*Exercise*. Repeat the entries verbatim.

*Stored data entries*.
--------------------------------------------------
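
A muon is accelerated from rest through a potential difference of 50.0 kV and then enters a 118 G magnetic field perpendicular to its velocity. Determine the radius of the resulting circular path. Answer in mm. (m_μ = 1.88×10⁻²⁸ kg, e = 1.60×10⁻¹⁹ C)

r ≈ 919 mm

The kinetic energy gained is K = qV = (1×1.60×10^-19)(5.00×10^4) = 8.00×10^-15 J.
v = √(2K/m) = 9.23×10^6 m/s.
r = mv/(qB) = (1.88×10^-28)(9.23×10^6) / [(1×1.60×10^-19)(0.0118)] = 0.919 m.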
--------------------------------------------------
*Written response*.
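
A muon is accelerated from rest through a potential difference of 50.0 kV and then enters a 118 G magnetic field perpendicular to its velocity. Determine the radius of the resulting circular path. Answer in mm. (m_μ = 1.88×10⁻²⁸ kg, e = 1.60×10⁻¹⁹ C)

r ≈ 919 mm

The kinetic energy gained is K = qV = (1×1.60×10^-19)(5.00×10^4) = 8.00×10^-15 J.
v = √(2K/m) = 9.23×10^6 m/s.
r = mv/(qB) = (1.88×10^-28)(9.23×10^6) / [(1×1.60×10^-19)(0.0118)] = 0.919 m.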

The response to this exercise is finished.